***** Extracted records *****

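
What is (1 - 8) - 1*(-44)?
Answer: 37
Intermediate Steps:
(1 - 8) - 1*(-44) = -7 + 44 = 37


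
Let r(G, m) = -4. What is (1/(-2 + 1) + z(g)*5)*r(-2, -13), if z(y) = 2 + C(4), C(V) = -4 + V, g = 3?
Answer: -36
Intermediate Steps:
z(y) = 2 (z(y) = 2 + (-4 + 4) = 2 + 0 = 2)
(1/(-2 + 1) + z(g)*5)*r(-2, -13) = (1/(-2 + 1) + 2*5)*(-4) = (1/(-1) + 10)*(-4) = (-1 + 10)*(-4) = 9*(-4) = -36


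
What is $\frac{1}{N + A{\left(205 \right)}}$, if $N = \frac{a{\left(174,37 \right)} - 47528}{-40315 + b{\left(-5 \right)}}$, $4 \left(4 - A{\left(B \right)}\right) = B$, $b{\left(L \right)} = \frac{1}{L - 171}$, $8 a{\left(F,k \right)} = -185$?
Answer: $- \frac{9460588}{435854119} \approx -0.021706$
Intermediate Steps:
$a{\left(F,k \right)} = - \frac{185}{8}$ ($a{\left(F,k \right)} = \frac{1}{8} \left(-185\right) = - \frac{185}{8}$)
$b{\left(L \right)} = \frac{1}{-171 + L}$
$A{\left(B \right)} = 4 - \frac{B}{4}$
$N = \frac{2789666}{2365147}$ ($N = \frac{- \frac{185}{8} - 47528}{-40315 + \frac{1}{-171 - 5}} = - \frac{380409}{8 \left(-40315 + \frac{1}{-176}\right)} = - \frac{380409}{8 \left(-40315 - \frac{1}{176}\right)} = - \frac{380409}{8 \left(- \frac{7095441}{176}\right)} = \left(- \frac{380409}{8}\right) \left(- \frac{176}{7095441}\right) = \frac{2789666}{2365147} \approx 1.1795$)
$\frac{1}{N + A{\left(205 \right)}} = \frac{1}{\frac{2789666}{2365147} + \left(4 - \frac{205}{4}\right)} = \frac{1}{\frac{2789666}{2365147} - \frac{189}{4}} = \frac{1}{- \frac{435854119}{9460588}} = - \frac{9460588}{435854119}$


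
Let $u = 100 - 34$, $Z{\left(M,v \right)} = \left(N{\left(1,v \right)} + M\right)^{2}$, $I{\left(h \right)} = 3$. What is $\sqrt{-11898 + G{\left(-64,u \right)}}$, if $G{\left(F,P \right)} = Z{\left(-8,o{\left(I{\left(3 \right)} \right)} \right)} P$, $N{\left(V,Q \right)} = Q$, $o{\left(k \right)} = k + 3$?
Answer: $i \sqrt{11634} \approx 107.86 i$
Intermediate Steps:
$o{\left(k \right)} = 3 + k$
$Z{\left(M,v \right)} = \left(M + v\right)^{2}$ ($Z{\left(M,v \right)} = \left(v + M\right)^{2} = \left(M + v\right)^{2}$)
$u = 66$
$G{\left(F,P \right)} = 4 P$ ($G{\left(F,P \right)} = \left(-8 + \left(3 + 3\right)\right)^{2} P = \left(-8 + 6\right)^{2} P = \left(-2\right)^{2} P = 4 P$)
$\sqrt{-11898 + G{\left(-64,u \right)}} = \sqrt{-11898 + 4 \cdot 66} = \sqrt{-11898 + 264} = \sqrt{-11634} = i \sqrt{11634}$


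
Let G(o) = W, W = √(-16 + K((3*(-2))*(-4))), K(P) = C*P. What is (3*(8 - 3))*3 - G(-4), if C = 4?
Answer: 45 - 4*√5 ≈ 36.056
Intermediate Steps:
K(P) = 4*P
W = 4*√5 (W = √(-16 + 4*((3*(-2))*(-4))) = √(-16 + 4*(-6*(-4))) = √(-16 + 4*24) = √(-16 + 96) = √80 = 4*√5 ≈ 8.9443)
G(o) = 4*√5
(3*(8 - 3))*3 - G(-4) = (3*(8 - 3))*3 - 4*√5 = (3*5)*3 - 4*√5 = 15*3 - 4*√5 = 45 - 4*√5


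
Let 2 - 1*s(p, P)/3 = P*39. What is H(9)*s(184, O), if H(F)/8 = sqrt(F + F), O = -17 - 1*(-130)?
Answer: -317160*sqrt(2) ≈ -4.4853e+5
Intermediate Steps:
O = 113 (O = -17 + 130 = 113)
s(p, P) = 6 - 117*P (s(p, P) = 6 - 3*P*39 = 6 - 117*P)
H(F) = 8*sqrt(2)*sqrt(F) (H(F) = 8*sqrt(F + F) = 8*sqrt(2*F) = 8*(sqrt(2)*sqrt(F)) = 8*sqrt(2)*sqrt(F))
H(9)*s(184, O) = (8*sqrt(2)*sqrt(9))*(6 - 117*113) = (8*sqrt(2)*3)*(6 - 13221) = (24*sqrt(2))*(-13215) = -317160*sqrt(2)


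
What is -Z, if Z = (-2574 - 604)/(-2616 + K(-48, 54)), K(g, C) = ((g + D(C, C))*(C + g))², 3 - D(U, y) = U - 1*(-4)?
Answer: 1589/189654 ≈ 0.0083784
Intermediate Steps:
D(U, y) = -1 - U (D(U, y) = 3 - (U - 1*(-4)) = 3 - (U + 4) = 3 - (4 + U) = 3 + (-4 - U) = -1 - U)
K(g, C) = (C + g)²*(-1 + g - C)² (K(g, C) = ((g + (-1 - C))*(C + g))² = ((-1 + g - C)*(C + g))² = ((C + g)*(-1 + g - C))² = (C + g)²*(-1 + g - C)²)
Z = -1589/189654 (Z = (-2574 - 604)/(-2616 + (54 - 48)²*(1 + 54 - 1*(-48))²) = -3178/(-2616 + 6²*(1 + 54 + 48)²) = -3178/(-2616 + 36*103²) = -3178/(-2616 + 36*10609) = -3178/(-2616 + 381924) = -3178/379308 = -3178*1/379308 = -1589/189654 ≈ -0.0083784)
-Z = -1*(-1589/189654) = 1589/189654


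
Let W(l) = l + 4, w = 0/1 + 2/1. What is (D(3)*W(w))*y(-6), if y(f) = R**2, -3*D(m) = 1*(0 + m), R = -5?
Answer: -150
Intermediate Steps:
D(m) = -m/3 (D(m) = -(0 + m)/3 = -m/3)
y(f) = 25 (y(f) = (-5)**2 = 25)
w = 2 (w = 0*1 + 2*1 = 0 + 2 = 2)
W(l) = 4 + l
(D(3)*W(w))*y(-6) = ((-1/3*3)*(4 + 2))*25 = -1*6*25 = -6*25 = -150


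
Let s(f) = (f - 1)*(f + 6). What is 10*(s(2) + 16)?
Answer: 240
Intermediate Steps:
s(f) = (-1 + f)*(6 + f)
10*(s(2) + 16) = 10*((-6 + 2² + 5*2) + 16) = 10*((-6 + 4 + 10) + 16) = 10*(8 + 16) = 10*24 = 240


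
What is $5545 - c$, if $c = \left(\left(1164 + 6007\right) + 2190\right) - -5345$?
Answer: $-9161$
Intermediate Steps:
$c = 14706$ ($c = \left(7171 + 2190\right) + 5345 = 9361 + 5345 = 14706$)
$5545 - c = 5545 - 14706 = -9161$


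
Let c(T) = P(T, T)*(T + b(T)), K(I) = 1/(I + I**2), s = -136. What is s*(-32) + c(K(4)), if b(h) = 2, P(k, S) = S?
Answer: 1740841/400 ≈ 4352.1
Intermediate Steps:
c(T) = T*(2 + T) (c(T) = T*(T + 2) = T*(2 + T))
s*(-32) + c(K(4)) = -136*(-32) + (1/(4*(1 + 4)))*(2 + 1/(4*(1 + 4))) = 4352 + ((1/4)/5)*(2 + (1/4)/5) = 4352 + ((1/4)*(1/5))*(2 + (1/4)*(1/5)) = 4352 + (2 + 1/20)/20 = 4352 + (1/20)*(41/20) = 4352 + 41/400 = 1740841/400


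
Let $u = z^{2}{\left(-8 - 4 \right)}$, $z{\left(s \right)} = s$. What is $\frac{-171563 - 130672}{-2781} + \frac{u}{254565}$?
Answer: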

*****
***** Extracted records *****

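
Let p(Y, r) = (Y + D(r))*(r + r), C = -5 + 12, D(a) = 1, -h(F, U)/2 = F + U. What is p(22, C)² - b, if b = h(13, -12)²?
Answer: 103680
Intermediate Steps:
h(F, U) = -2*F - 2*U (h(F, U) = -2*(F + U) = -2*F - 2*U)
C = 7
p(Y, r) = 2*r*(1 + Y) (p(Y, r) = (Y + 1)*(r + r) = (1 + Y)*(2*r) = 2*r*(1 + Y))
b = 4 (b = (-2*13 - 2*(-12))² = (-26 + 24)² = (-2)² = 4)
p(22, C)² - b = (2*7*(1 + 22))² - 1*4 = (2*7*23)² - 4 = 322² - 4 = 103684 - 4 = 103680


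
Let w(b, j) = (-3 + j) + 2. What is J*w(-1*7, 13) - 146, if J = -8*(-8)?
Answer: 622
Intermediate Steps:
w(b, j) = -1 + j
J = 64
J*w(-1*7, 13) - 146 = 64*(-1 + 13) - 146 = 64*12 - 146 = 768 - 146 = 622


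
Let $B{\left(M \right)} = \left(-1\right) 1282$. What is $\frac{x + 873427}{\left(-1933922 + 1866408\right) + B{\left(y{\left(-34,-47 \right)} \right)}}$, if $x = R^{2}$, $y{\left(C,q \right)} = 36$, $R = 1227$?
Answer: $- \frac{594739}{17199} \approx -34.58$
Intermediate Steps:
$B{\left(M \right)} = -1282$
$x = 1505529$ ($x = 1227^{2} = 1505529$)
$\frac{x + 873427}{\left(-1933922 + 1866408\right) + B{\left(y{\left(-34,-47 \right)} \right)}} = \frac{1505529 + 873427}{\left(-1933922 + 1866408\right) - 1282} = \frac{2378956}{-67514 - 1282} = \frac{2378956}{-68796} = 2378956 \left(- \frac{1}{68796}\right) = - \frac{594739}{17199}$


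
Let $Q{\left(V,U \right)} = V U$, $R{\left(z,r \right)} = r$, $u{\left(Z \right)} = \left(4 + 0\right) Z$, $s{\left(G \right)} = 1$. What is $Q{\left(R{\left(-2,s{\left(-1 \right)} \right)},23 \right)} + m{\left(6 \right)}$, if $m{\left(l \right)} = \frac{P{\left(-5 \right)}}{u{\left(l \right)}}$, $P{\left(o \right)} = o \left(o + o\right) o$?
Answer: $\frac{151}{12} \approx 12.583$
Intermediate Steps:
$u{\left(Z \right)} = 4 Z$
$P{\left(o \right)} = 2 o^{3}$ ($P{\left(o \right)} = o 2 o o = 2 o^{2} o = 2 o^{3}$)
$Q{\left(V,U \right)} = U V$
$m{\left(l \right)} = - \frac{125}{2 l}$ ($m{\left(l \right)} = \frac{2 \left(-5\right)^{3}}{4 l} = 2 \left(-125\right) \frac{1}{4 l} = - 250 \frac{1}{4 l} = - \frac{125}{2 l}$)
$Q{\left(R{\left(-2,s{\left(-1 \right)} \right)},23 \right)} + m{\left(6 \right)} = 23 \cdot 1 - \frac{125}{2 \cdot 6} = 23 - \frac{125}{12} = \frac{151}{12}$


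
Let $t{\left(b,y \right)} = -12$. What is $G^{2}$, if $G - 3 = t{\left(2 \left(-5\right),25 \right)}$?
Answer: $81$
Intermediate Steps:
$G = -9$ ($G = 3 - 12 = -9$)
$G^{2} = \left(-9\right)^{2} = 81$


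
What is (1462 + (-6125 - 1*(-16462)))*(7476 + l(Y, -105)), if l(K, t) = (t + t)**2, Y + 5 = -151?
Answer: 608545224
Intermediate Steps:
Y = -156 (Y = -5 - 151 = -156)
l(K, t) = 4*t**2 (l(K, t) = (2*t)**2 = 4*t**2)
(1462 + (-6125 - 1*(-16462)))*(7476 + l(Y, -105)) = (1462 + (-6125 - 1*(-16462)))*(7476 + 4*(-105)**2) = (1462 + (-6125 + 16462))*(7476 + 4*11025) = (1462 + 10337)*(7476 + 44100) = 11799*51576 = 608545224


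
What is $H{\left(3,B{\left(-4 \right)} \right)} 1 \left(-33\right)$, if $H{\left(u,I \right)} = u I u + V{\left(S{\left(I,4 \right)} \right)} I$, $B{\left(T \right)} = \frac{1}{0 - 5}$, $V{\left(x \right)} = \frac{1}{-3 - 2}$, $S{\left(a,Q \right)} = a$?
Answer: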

*****

What you return should be exactly the lines above, starting at the one with "Let $u = 100" and ending at the one with "Answer: -317160*sqrt(2) ≈ -4.4853e+5", and nothing else.

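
Let $u = 100 - 34$, $Z{\left(M,v \right)} = \left(N{\left(1,v \right)} + M\right)^{2}$, $I{\left(h \right)} = 3$. What is $\sqrt{-11898 + G{\left(-64,u \right)}}$, if $G{\left(F,P \right)} = Z{\left(-8,o{\left(I{\left(3 \right)} \right)} \right)} P$, $N{\left(V,Q \right)} = Q$, $o{\left(k \right)} = k + 3$?
Answer: $i \sqrt{11634} \approx 107.86 i$
Intermediate Steps:
$o{\left(k \right)} = 3 + k$
$Z{\left(M,v \right)} = \left(M + v\right)^{2}$ ($Z{\left(M,v \right)} = \left(v + M\right)^{2} = \left(M + v\right)^{2}$)
$u = 66$
$G{\left(F,P \right)} = 4 P$ ($G{\left(F,P \right)} = \left(-8 + \left(3 + 3\right)\right)^{2} P = \left(-8 + 6\right)^{2} P = \left(-2\right)^{2} P = 4 P$)
$\sqrt{-11898 + G{\left(-64,u \right)}} = \sqrt{-11898 + 4 \cdot 66} = \sqrt{-11898 + 264} = \sqrt{-11634} = i \sqrt{11634}$


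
Let G(o) = W, W = √(-16 + K((3*(-2))*(-4))), K(P) = C*P. What is (3*(8 - 3))*3 - G(-4), if C = 4?
Answer: 45 - 4*√5 ≈ 36.056
Intermediate Steps:
K(P) = 4*P
W = 4*√5 (W = √(-16 + 4*((3*(-2))*(-4))) = √(-16 + 4*(-6*(-4))) = √(-16 + 4*24) = √(-16 + 96) = √80 = 4*√5 ≈ 8.9443)
G(o) = 4*√5
(3*(8 - 3))*3 - G(-4) = (3*(8 - 3))*3 - 4*√5 = (3*5)*3 - 4*√5 = 15*3 - 4*√5 = 45 - 4*√5


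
Let 2 - 1*s(p, P)/3 = P*39. What is H(9)*s(184, O), if H(F)/8 = sqrt(F + F), O = -17 - 1*(-130)?
Answer: -317160*sqrt(2) ≈ -4.4853e+5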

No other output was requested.